(HOW TO COMPLETE THIS TASK)
Search the entries for the word "uses" and report each line that has it.

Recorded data

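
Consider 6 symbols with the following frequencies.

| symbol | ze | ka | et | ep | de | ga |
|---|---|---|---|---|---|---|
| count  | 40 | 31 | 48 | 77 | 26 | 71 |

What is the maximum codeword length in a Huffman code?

3

Merge the two lowest-weight nodes at each step:
de(26) + ka(31) → 57
ze(40) + et(48) → 88
57 + ga(71) → 128
ep(77) + 88 → 165
128 + 165 → 293
The rarest symbols sit at the bottom; the longest codeword is 3 bits.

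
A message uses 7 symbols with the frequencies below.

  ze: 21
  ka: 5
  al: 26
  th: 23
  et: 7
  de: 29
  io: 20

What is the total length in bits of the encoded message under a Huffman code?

350

Build the Huffman tree bottom-up:
combine ka(5), et(7) → 12
combine 12, io(20) → 32
combine ze(21), th(23) → 44
combine al(26), de(29) → 55
combine 32, 44 → 76
combine 55, 76 → 131
Total encoded bits = sum of merged weights = 12 + 32 + 44 + 55 + 76 + 131 = 350.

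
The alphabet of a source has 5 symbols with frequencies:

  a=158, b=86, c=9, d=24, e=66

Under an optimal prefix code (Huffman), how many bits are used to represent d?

Repeatedly merge the two smallest:
c(9) + d(24) → 33
33 + e(66) → 99
b(86) + 99 → 185
a(158) + 185 → 343
The subtree containing d is merged 4 times, so code length = 4.

4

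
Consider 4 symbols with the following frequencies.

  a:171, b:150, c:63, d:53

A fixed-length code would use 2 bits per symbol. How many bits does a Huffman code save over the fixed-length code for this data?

Fixed-length: 2 bits × 437 symbols = 874 bits.
Huffman merges:
merge d(53) and c(63): 116
merge 116 and b(150): 266
merge a(171) and 266: 437
Huffman total = 116 + 266 + 437 = 819 bits.
Saving = 874 − 819 = 55 bits.

55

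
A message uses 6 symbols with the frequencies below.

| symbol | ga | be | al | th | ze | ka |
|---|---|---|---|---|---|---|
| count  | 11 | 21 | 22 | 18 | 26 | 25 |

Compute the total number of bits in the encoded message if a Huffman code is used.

Build the Huffman tree bottom-up:
combine ga(11), th(18) → 29
combine be(21), al(22) → 43
combine ka(25), ze(26) → 51
combine 29, 43 → 72
combine 51, 72 → 123
Each symbol's bit-cost is frequency × depth; summing gives 318 bits (equivalently 29 + 43 + 51 + 72 + 123).

318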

(SOLUTION TO THIS PROBLEM)
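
A message uses 7 symbols with the frequencies below.
A message uses 6 symbols with the frequencies below.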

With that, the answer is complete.